→ Problem to work on: Copy every line from the records below that carries the word "current".

Records provided Start Marker

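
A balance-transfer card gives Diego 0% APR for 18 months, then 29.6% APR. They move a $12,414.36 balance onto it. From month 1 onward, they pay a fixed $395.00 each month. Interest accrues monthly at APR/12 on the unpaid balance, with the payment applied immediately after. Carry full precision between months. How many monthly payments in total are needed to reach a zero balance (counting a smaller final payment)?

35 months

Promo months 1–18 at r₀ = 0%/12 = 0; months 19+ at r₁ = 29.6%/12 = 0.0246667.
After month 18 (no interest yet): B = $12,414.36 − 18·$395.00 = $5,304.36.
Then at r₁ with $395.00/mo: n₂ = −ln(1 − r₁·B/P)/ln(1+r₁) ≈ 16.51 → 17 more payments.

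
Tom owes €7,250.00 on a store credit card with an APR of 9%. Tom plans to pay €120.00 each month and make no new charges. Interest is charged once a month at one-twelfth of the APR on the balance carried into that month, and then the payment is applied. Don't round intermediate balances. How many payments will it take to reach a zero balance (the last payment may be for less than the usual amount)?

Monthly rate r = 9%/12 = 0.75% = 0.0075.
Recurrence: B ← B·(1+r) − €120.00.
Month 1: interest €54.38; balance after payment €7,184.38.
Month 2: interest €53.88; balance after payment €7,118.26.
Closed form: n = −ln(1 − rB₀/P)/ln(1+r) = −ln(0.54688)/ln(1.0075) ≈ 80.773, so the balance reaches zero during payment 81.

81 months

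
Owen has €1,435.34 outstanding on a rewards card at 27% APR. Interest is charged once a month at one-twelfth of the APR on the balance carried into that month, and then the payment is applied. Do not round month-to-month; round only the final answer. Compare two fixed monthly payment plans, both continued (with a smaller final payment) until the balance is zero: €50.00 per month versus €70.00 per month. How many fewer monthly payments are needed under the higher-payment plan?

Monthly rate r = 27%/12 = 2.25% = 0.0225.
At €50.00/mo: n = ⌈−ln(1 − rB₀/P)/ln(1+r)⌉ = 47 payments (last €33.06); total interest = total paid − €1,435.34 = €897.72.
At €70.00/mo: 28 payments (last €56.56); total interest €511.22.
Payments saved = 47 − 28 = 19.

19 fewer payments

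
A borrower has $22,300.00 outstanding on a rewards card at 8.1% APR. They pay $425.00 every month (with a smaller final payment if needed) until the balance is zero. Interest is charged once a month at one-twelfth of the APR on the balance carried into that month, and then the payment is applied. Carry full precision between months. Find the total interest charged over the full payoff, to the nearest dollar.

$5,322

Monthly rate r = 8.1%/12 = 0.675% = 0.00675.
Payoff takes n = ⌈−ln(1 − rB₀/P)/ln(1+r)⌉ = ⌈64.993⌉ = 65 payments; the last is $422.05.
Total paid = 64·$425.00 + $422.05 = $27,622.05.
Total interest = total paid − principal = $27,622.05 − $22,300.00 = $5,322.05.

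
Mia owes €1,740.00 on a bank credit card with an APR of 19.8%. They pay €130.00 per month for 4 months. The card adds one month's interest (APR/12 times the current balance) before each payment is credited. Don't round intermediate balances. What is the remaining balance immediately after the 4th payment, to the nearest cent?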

Records provided End Marker
Records provided Start Marker

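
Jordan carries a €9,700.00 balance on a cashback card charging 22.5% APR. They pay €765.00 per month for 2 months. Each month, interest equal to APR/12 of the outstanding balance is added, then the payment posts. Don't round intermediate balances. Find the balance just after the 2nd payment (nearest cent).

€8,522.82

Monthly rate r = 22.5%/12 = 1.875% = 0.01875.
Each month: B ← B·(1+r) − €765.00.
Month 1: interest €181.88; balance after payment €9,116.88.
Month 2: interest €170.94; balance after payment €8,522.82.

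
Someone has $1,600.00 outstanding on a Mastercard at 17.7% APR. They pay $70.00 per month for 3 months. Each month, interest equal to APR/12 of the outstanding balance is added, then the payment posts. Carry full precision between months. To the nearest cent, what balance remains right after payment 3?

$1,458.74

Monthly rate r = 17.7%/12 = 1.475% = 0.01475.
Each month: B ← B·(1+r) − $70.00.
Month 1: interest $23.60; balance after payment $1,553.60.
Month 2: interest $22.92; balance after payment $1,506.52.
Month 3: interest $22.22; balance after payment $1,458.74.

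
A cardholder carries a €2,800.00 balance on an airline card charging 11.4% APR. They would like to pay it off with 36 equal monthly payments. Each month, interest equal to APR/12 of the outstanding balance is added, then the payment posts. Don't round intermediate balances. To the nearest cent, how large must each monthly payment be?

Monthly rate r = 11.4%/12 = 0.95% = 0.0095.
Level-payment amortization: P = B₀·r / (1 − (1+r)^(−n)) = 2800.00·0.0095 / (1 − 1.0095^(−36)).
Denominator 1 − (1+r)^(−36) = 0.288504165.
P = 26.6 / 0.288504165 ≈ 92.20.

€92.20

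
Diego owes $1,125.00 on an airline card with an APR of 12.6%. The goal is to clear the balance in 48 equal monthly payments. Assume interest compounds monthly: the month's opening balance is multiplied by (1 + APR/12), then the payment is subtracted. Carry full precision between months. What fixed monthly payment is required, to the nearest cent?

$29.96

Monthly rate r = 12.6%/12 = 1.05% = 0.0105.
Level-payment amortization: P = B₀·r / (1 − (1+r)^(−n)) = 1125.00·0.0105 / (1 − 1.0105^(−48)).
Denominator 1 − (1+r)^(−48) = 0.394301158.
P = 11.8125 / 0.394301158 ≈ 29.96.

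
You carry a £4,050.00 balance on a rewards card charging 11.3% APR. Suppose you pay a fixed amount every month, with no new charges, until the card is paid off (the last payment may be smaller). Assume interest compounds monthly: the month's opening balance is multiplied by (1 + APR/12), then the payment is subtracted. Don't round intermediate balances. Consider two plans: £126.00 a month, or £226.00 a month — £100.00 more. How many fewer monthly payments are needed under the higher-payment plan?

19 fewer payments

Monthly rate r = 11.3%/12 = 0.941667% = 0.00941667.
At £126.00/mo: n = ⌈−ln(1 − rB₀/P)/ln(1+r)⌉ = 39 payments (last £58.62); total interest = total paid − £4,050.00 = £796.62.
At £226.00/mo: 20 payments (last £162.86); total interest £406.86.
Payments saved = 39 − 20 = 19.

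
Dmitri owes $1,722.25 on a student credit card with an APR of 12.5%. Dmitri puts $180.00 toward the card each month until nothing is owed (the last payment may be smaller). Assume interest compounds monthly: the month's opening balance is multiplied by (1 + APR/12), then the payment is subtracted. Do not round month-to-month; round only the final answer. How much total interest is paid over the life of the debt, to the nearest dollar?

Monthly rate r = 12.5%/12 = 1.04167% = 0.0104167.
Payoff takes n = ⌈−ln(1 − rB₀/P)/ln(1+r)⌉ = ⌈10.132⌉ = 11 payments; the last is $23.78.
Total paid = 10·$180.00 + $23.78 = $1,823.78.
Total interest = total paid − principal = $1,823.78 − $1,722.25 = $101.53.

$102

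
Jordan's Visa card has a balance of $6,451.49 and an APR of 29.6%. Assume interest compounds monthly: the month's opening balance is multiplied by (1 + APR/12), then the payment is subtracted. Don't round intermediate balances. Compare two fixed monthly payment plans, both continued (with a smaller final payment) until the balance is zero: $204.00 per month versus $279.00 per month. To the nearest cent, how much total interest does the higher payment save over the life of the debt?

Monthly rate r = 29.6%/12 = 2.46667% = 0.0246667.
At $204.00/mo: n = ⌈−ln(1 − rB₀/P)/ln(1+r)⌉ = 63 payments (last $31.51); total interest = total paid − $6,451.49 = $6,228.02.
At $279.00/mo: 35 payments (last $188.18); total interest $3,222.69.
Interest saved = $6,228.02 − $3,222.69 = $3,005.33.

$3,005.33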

Records provided End Marker
Records provided Start Marker

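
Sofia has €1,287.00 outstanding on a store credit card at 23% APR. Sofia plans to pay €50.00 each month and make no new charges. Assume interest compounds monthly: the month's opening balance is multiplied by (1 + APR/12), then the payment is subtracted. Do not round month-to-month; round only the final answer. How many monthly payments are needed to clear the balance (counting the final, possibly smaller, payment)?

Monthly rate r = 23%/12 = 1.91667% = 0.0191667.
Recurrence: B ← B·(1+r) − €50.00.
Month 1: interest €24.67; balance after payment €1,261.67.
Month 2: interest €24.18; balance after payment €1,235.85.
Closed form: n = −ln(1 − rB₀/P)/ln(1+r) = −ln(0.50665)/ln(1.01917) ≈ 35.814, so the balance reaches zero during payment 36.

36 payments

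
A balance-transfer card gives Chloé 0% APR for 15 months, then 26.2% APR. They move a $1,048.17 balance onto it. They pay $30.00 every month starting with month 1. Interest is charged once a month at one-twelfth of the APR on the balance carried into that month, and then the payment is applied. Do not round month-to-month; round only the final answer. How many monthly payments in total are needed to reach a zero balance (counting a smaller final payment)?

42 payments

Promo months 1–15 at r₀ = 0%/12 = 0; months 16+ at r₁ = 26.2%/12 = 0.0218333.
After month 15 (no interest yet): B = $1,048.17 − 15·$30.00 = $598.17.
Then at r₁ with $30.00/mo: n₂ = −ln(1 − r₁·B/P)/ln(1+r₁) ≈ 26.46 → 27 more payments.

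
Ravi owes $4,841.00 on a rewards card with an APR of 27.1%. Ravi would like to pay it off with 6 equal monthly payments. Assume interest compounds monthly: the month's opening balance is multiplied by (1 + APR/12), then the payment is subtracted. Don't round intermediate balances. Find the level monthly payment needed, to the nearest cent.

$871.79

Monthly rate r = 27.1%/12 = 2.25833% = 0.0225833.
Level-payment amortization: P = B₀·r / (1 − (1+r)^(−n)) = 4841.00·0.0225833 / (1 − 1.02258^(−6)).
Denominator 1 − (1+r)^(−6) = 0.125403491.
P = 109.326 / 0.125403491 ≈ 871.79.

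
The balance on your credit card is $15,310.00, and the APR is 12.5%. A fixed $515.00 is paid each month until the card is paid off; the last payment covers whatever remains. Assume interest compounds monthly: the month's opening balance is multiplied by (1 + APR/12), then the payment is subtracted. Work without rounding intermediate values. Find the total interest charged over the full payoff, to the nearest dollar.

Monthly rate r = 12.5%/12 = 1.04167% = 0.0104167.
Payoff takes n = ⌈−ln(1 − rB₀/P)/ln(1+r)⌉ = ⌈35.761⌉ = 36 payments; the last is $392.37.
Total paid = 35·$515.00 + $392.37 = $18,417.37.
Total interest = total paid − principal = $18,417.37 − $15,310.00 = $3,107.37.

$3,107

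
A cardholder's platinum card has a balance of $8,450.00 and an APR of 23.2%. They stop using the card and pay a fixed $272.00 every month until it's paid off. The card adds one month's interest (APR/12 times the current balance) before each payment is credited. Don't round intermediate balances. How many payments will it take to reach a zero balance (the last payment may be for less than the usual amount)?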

Records provided End Marker

→ Solution to this task:
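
Mia owes €1,740.00 on a bank credit card with an APR of 19.8%. They pay €130.00 per month for 4 months. The card adds one month's interest (APR/12 times the current balance) before each payment is credited. Don't round intermediate balances. What is the remaining balance immediately after the 4th payment, to the nearest cent?
A cardholder's platinum card has a balance of $8,450.00 and an APR of 23.2%. They stop using the card and pay a fixed $272.00 every month until it's paid off. The card adds one month's interest (APR/12 times the current balance) before each payment is credited. Don't round intermediate balances. How many payments will it take to reach a zero balance (the last payment may be for less than the usual amount)?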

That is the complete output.